#### Directions for this task:
Word for word, return every record.

#### Data supplied:

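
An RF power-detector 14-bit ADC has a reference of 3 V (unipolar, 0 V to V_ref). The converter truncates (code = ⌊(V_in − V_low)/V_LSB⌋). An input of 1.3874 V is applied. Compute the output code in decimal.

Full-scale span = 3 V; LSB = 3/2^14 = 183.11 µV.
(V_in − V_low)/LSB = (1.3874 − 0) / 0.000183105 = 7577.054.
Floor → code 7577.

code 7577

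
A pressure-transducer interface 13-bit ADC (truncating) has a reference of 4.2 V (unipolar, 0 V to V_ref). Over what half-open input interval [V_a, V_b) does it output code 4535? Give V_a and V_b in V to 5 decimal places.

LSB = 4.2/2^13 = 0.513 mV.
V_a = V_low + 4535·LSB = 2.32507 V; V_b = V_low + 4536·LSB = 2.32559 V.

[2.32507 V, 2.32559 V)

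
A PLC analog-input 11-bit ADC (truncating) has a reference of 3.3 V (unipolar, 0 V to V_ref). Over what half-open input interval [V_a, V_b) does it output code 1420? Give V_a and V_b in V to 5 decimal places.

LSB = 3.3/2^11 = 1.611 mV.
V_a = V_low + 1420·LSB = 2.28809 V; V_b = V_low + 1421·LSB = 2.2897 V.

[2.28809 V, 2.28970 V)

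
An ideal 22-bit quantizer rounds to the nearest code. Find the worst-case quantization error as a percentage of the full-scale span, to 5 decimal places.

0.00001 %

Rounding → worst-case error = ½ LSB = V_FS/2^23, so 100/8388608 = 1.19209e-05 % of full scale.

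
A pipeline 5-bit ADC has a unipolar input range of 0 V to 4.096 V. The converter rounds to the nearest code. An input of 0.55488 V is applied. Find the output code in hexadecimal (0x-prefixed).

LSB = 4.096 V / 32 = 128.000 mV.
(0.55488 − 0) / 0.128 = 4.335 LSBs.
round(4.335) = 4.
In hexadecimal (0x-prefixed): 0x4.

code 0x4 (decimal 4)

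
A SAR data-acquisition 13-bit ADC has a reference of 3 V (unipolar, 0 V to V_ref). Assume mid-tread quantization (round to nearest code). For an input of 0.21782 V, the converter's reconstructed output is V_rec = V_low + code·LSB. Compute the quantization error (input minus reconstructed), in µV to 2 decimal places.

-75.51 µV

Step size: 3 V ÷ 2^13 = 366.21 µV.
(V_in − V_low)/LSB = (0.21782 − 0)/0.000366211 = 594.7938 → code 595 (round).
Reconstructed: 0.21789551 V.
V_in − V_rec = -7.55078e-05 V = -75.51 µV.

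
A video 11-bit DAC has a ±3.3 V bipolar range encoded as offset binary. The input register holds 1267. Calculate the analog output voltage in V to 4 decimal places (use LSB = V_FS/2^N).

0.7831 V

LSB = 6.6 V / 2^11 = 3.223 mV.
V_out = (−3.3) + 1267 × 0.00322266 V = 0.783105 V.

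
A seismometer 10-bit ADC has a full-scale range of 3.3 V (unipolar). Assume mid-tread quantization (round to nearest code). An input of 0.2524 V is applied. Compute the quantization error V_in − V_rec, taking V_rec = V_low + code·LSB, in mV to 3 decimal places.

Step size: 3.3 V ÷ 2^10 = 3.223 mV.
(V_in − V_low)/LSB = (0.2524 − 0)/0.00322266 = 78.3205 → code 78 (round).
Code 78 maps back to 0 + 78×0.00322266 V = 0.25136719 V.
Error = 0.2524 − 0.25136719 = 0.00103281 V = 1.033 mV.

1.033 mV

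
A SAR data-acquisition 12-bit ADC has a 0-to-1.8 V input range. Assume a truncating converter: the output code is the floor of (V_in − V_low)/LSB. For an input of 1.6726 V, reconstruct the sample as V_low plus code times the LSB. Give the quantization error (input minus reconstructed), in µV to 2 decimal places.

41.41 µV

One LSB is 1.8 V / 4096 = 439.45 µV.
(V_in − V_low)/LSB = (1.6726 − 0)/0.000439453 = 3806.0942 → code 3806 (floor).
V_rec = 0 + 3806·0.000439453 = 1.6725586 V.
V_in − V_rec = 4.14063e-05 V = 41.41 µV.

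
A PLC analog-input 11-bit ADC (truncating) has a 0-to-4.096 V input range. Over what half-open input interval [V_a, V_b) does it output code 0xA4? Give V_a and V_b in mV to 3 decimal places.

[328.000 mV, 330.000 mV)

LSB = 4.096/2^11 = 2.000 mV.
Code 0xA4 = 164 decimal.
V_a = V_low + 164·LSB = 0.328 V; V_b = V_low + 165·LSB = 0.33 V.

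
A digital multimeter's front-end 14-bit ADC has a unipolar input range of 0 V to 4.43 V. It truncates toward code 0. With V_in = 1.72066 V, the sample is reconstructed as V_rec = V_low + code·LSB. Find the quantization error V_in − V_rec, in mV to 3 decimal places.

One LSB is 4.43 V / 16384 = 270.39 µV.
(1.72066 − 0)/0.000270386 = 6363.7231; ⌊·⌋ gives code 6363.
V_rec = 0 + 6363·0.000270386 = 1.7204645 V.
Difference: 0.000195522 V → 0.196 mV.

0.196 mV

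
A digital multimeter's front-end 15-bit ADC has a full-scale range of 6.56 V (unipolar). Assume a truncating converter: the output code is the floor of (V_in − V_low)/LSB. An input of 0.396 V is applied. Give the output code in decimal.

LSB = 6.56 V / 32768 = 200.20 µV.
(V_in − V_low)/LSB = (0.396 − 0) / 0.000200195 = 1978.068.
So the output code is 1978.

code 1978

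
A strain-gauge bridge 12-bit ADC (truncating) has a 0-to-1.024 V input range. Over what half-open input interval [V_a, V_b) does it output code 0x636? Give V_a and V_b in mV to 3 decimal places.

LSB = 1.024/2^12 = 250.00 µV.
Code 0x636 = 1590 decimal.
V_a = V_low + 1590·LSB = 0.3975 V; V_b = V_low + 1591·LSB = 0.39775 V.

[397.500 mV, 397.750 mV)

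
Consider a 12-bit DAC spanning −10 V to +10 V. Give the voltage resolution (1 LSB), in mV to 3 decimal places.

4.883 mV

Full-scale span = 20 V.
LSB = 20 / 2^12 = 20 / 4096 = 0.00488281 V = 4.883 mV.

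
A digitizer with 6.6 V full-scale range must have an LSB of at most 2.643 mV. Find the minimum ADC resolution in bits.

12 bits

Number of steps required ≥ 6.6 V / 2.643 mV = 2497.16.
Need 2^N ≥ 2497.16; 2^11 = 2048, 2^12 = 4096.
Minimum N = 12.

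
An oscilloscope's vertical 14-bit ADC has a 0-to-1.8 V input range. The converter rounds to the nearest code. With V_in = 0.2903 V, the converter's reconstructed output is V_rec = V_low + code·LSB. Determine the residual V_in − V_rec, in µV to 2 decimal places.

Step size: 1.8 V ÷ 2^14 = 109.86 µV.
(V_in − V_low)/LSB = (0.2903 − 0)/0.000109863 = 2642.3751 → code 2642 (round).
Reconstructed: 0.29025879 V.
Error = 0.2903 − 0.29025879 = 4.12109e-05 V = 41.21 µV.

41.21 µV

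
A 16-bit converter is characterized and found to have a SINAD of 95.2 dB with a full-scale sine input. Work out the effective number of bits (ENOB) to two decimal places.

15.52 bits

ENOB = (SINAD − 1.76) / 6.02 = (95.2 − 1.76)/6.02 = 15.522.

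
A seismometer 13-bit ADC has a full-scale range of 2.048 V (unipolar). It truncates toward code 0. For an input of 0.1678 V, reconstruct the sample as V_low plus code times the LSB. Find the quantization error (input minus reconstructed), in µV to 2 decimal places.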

#### Exercise output:
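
An RF power-detector 14-bit ADC has a reference of 3 V (unipolar, 0 V to V_ref). The converter truncates (code = ⌊(V_in − V_low)/V_LSB⌋). An input of 1.3874 V is applied. Compute the output code in decimal.

Full-scale span = 3 V; LSB = 3/2^14 = 183.11 µV.
(V_in − V_low)/LSB = (1.3874 − 0) / 0.000183105 = 7577.054.
Floor → code 7577.

code 7577

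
A pressure-transducer interface 13-bit ADC (truncating) has a reference of 4.2 V (unipolar, 0 V to V_ref). Over what half-open input interval [V_a, V_b) does it output code 4535? Give V_a and V_b in V to 5 decimal places.

LSB = 4.2/2^13 = 0.513 mV.
V_a = V_low + 4535·LSB = 2.32507 V; V_b = V_low + 4536·LSB = 2.32559 V.

[2.32507 V, 2.32559 V)

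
A PLC analog-input 11-bit ADC (truncating) has a reference of 3.3 V (unipolar, 0 V to V_ref). Over what half-open input interval [V_a, V_b) does it output code 1420? Give V_a and V_b in V to 5 decimal places.

LSB = 3.3/2^11 = 1.611 mV.
V_a = V_low + 1420·LSB = 2.28809 V; V_b = V_low + 1421·LSB = 2.2897 V.

[2.28809 V, 2.28970 V)

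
An ideal 22-bit quantizer rounds to the nearest code. Find the worst-case quantization error as a percentage of the full-scale span, to 5 decimal places.

0.00001 %

Rounding → worst-case error = ½ LSB = V_FS/2^23, so 100/8388608 = 1.19209e-05 % of full scale.

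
A pipeline 5-bit ADC has a unipolar input range of 0 V to 4.096 V. The converter rounds to the nearest code. An input of 0.55488 V is applied. Find the output code in hexadecimal (0x-prefixed).

LSB = 4.096 V / 32 = 128.000 mV.
(0.55488 − 0) / 0.128 = 4.335 LSBs.
round(4.335) = 4.
In hexadecimal (0x-prefixed): 0x4.

code 0x4 (decimal 4)

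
A SAR data-acquisition 13-bit ADC has a reference of 3 V (unipolar, 0 V to V_ref). Assume mid-tread quantization (round to nearest code). For an input of 0.21782 V, the converter's reconstructed output is V_rec = V_low + code·LSB. Compute the quantization error (input minus reconstructed), in µV to 2 decimal places.

-75.51 µV

Step size: 3 V ÷ 2^13 = 366.21 µV.
(V_in − V_low)/LSB = (0.21782 − 0)/0.000366211 = 594.7938 → code 595 (round).
Reconstructed: 0.21789551 V.
V_in − V_rec = -7.55078e-05 V = -75.51 µV.

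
A video 11-bit DAC has a ±3.3 V bipolar range encoded as offset binary. The input register holds 1267. Calculate the analog output voltage in V to 4 decimal places (use LSB = V_FS/2^N).

0.7831 V

LSB = 6.6 V / 2^11 = 3.223 mV.
V_out = (−3.3) + 1267 × 0.00322266 V = 0.783105 V.

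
A seismometer 10-bit ADC has a full-scale range of 3.3 V (unipolar). Assume mid-tread quantization (round to nearest code). An input of 0.2524 V is applied. Compute the quantization error V_in − V_rec, taking V_rec = V_low + code·LSB, in mV to 3 decimal places.

Step size: 3.3 V ÷ 2^10 = 3.223 mV.
(V_in − V_low)/LSB = (0.2524 − 0)/0.00322266 = 78.3205 → code 78 (round).
Code 78 maps back to 0 + 78×0.00322266 V = 0.25136719 V.
Error = 0.2524 − 0.25136719 = 0.00103281 V = 1.033 mV.

1.033 mV

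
A SAR data-acquisition 12-bit ADC has a 0-to-1.8 V input range. Assume a truncating converter: the output code is the floor of (V_in − V_low)/LSB. For an input of 1.6726 V, reconstruct the sample as V_low plus code times the LSB. Give the quantization error (input minus reconstructed), in µV to 2 decimal places.

41.41 µV

One LSB is 1.8 V / 4096 = 439.45 µV.
(V_in − V_low)/LSB = (1.6726 − 0)/0.000439453 = 3806.0942 → code 3806 (floor).
V_rec = 0 + 3806·0.000439453 = 1.6725586 V.
V_in − V_rec = 4.14063e-05 V = 41.41 µV.

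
A PLC analog-input 11-bit ADC (truncating) has a 0-to-4.096 V input range. Over what half-open input interval [V_a, V_b) does it output code 0xA4? Give V_a and V_b in mV to 3 decimal places.

[328.000 mV, 330.000 mV)

LSB = 4.096/2^11 = 2.000 mV.
Code 0xA4 = 164 decimal.
V_a = V_low + 164·LSB = 0.328 V; V_b = V_low + 165·LSB = 0.33 V.

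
A digital multimeter's front-end 14-bit ADC has a unipolar input range of 0 V to 4.43 V. It truncates toward code 0. With V_in = 1.72066 V, the sample is reconstructed as V_rec = V_low + code·LSB. Find the quantization error V_in − V_rec, in mV to 3 decimal places.

One LSB is 4.43 V / 16384 = 270.39 µV.
(1.72066 − 0)/0.000270386 = 6363.7231; ⌊·⌋ gives code 6363.
V_rec = 0 + 6363·0.000270386 = 1.7204645 V.
Difference: 0.000195522 V → 0.196 mV.

0.196 mV

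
A digital multimeter's front-end 15-bit ADC has a full-scale range of 6.56 V (unipolar). Assume a truncating converter: the output code is the floor of (V_in − V_low)/LSB. An input of 0.396 V is applied. Give the output code in decimal.

LSB = 6.56 V / 32768 = 200.20 µV.
(V_in − V_low)/LSB = (0.396 − 0) / 0.000200195 = 1978.068.
So the output code is 1978.

code 1978

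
A strain-gauge bridge 12-bit ADC (truncating) has a 0-to-1.024 V input range. Over what half-open input interval [V_a, V_b) does it output code 0x636? Give V_a and V_b in mV to 3 decimal places.

LSB = 1.024/2^12 = 250.00 µV.
Code 0x636 = 1590 decimal.
V_a = V_low + 1590·LSB = 0.3975 V; V_b = V_low + 1591·LSB = 0.39775 V.

[397.500 mV, 397.750 mV)

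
Consider a 12-bit DAC spanning −10 V to +10 V. Give the voltage resolution (1 LSB), in mV to 3 decimal places.

4.883 mV

Full-scale span = 20 V.
LSB = 20 / 2^12 = 20 / 4096 = 0.00488281 V = 4.883 mV.

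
A digitizer with 6.6 V full-scale range must have an LSB of at most 2.643 mV. Find the minimum ADC resolution in bits.

12 bits

Number of steps required ≥ 6.6 V / 2.643 mV = 2497.16.
Need 2^N ≥ 2497.16; 2^11 = 2048, 2^12 = 4096.
Minimum N = 12.

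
An oscilloscope's vertical 14-bit ADC has a 0-to-1.8 V input range. The converter rounds to the nearest code. With V_in = 0.2903 V, the converter's reconstructed output is V_rec = V_low + code·LSB. Determine the residual V_in − V_rec, in µV to 2 decimal places.

Step size: 1.8 V ÷ 2^14 = 109.86 µV.
(V_in − V_low)/LSB = (0.2903 − 0)/0.000109863 = 2642.3751 → code 2642 (round).
Reconstructed: 0.29025879 V.
Error = 0.2903 − 0.29025879 = 4.12109e-05 V = 41.21 µV.

41.21 µV

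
A 16-bit converter is characterized and found to have a SINAD of 95.2 dB with a full-scale sine input. Work out the effective number of bits (ENOB) to two decimal places.

15.52 bits

ENOB = (SINAD − 1.76) / 6.02 = (95.2 − 1.76)/6.02 = 15.522.

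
A seismometer 13-bit ADC has a full-scale range of 2.048 V (unipolar). It truncates toward code 0. For an input of 0.1678 V, reconstruct the sample as V_low plus code times the LSB. Find the quantization error (input minus reconstructed), in µV to 2 decimal places.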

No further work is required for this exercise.